- **THE PROBLEM**
Write out, without any change, the lines in the material below that run from the line with "Orientation: each successive segment turns clockwise" through the line with "What is the angle ∠ZFS", both included.

- **INPUT RECORDS**
- - - - - - -
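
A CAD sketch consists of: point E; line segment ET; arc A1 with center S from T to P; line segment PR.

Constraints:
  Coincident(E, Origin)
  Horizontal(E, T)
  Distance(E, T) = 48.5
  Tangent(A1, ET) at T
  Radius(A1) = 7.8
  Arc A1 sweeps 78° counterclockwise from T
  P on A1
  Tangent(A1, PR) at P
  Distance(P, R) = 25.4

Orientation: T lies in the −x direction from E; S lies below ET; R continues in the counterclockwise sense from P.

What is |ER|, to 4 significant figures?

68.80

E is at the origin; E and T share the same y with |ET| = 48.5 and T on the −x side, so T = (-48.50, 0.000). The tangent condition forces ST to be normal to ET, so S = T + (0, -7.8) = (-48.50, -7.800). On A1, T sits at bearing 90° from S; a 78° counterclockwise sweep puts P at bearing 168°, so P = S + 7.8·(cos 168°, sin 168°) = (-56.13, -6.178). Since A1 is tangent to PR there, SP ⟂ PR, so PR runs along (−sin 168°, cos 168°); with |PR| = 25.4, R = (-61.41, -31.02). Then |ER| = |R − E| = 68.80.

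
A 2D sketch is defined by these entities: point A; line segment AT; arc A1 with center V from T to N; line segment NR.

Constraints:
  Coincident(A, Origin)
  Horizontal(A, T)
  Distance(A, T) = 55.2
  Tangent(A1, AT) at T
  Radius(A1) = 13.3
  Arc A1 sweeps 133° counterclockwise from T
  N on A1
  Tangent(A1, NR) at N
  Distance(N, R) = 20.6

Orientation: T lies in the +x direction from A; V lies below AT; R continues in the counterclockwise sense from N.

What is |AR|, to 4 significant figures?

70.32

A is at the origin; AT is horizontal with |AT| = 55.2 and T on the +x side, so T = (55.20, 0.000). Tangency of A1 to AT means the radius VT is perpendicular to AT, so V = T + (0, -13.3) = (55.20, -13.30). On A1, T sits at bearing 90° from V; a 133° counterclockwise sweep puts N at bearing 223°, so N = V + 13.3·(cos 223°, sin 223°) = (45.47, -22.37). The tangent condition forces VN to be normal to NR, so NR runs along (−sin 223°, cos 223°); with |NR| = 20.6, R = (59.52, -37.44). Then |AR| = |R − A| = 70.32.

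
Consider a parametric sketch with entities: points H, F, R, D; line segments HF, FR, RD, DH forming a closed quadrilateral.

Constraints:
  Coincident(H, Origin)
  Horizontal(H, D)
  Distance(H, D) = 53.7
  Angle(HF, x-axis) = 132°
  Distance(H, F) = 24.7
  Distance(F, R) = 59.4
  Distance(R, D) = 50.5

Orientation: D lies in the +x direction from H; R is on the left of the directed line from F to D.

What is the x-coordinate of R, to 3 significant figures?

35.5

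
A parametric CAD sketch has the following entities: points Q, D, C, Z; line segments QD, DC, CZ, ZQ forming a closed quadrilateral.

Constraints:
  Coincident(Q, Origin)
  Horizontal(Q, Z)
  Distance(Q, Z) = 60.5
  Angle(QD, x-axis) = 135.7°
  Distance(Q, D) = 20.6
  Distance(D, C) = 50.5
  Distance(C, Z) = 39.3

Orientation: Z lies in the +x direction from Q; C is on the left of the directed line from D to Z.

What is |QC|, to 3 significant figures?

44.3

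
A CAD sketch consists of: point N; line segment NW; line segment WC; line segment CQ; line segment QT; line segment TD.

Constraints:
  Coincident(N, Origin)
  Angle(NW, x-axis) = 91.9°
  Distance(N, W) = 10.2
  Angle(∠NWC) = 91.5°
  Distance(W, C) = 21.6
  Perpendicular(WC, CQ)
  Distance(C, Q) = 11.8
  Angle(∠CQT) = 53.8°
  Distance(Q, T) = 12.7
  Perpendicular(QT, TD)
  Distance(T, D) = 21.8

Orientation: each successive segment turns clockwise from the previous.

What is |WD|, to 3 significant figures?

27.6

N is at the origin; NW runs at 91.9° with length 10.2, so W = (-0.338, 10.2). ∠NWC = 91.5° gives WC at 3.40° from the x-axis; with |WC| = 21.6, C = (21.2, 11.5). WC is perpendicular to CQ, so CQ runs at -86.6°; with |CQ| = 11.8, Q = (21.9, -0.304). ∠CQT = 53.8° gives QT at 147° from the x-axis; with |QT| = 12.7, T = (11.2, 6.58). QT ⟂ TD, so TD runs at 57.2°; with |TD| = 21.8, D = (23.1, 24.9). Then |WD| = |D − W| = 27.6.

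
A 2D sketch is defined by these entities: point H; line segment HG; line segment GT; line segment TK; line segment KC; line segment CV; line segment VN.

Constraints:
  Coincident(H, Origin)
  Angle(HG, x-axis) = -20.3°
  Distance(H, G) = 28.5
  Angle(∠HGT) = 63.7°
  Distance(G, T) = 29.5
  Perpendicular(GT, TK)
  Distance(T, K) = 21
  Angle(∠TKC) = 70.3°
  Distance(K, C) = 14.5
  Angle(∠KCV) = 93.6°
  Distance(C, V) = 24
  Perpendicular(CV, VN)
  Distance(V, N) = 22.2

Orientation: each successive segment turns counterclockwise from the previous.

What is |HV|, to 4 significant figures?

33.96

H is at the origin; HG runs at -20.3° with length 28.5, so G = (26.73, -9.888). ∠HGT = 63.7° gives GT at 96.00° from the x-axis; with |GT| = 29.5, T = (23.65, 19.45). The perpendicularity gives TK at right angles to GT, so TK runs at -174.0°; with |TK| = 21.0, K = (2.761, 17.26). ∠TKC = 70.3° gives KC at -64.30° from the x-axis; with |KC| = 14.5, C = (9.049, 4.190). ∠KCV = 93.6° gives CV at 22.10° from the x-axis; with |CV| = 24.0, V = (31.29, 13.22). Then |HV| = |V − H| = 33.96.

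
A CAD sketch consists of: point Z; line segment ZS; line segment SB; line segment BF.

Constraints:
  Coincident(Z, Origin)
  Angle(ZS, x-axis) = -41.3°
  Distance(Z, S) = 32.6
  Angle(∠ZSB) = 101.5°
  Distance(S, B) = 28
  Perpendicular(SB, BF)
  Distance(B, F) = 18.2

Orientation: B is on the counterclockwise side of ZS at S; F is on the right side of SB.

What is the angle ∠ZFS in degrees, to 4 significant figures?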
- - - - - - -
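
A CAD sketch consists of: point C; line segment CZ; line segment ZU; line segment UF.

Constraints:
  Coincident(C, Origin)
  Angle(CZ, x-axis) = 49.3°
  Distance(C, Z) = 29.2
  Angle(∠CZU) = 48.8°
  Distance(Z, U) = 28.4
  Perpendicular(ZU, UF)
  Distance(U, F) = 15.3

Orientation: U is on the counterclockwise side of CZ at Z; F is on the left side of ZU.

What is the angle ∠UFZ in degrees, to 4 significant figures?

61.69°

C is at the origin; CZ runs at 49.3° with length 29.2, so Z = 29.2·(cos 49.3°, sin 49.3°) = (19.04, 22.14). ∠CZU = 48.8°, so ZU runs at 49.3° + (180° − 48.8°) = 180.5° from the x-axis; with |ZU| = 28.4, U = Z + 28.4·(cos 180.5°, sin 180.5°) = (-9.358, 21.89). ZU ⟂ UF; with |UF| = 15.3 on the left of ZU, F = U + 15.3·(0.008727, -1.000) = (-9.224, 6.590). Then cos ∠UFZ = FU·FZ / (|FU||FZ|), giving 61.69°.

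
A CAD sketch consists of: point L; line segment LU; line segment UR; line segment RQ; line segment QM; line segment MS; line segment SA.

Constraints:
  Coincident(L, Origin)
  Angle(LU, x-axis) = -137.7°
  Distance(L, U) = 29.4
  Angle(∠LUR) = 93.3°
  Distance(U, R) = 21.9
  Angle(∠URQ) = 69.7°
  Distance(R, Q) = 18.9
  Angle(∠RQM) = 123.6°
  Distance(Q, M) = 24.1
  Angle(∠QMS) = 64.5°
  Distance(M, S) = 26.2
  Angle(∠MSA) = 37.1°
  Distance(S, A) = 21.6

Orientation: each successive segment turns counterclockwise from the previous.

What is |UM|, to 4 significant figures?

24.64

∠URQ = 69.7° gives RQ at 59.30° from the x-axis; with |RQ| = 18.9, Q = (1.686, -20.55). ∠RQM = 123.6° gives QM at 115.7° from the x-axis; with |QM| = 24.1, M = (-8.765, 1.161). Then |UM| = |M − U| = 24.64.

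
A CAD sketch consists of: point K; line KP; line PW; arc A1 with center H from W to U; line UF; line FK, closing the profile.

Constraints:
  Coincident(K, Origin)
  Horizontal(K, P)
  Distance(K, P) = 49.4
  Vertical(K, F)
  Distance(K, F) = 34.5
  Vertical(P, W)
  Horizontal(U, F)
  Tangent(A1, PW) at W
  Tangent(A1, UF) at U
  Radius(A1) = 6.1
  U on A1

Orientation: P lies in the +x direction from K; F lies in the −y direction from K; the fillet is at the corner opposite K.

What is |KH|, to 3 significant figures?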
- - - - - - -
- **ANSWER BOX**
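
Orientation: each successive segment turns clockwise from the previous.

What is |WD|, to 3 significant figures?

27.6

N is at the origin; NW runs at 91.9° with length 10.2, so W = (-0.338, 10.2). ∠NWC = 91.5° gives WC at 3.40° from the x-axis; with |WC| = 21.6, C = (21.2, 11.5). WC is perpendicular to CQ, so CQ runs at -86.6°; with |CQ| = 11.8, Q = (21.9, -0.304). ∠CQT = 53.8° gives QT at 147° from the x-axis; with |QT| = 12.7, T = (11.2, 6.58). QT ⟂ TD, so TD runs at 57.2°; with |TD| = 21.8, D = (23.1, 24.9). Then |WD| = |D − W| = 27.6.

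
A 2D sketch is defined by these entities: point H; line segment HG; line segment GT; line segment TK; line segment KC; line segment CV; line segment VN.

Constraints:
  Coincident(H, Origin)
  Angle(HG, x-axis) = -20.3°
  Distance(H, G) = 28.5
  Angle(∠HGT) = 63.7°
  Distance(G, T) = 29.5
  Perpendicular(GT, TK)
  Distance(T, K) = 21
  Angle(∠TKC) = 70.3°
  Distance(K, C) = 14.5
  Angle(∠KCV) = 93.6°
  Distance(C, V) = 24
  Perpendicular(CV, VN)
  Distance(V, N) = 22.2

Orientation: each successive segment turns counterclockwise from the previous.

What is |HV|, to 4 significant figures?

33.96

H is at the origin; HG runs at -20.3° with length 28.5, so G = (26.73, -9.888). ∠HGT = 63.7° gives GT at 96.00° from the x-axis; with |GT| = 29.5, T = (23.65, 19.45). The perpendicularity gives TK at right angles to GT, so TK runs at -174.0°; with |TK| = 21.0, K = (2.761, 17.26). ∠TKC = 70.3° gives KC at -64.30° from the x-axis; with |KC| = 14.5, C = (9.049, 4.190). ∠KCV = 93.6° gives CV at 22.10° from the x-axis; with |CV| = 24.0, V = (31.29, 13.22). Then |HV| = |V − H| = 33.96.

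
A CAD sketch consists of: point Z; line segment ZS; line segment SB; line segment BF.

Constraints:
  Coincident(Z, Origin)
  Angle(ZS, x-axis) = -41.3°
  Distance(Z, S) = 32.6
  Angle(∠ZSB) = 101.5°
  Distance(S, B) = 28
  Perpendicular(SB, BF)
  Distance(B, F) = 18.2

Orientation: B is on the counterclockwise side of ZS at S; F is on the right side of SB.

What is the angle ∠ZFS in degrees, to 4 significant figures?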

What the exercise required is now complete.